Task to carry out: Output, exactly and in full, the entries that appear below.

Dataset items
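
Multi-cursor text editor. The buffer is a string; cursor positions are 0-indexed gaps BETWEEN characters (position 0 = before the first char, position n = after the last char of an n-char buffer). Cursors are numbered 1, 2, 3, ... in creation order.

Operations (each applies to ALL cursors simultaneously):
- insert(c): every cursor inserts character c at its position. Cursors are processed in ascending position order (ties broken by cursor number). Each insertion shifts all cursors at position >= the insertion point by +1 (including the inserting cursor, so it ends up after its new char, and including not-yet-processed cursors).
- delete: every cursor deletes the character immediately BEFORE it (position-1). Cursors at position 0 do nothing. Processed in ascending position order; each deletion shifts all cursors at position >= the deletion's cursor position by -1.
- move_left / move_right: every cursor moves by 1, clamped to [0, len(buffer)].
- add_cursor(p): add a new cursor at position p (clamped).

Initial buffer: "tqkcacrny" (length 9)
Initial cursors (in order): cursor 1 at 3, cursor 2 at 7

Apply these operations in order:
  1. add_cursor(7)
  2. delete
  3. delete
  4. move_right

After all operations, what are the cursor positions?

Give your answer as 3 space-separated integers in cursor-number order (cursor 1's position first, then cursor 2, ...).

After op 1 (add_cursor(7)): buffer="tqkcacrny" (len 9), cursors c1@3 c2@7 c3@7, authorship .........
After op 2 (delete): buffer="tqcany" (len 6), cursors c1@2 c2@4 c3@4, authorship ......
After op 3 (delete): buffer="tny" (len 3), cursors c1@1 c2@1 c3@1, authorship ...
After op 4 (move_right): buffer="tny" (len 3), cursors c1@2 c2@2 c3@2, authorship ...

Answer: 2 2 2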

Solution to the problem:
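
Multi-cursor text editor. The buffer is a string; cursor positions are 0-indexed gaps BETWEEN characters (position 0 = before the first char, position n = after the last char of an n-char buffer). Cursors are numbered 1, 2, 3, ... in creation order.

Operations (each applies to ALL cursors simultaneously):
- insert(c): every cursor inserts character c at its position. Cursors are processed in ascending position order (ties broken by cursor number). Each insertion shifts all cursors at position >= the insertion point by +1 (including the inserting cursor, so it ends up after its new char, and including not-yet-processed cursors).
- delete: every cursor deletes the character immediately BEFORE it (position-1). Cursors at position 0 do nothing. Processed in ascending position order; each deletion shifts all cursors at position >= the deletion's cursor position by -1.
- move_left / move_right: every cursor moves by 1, clamped to [0, len(buffer)].
- add_cursor(p): add a new cursor at position p (clamped).

Initial buffer: "tqkcacrny" (length 9)
Initial cursors (in order): cursor 1 at 3, cursor 2 at 7

Apply these operations in order:
  1. add_cursor(7)
  2. delete
  3. delete
  4. move_right

After all operations, what are the cursor positions?

Give your answer as 3 space-separated integers in cursor-number order (cursor 1's position first, then cursor 2, ...).

After op 1 (add_cursor(7)): buffer="tqkcacrny" (len 9), cursors c1@3 c2@7 c3@7, authorship .........
After op 2 (delete): buffer="tqcany" (len 6), cursors c1@2 c2@4 c3@4, authorship ......
After op 3 (delete): buffer="tny" (len 3), cursors c1@1 c2@1 c3@1, authorship ...
After op 4 (move_right): buffer="tny" (len 3), cursors c1@2 c2@2 c3@2, authorship ...

Answer: 2 2 2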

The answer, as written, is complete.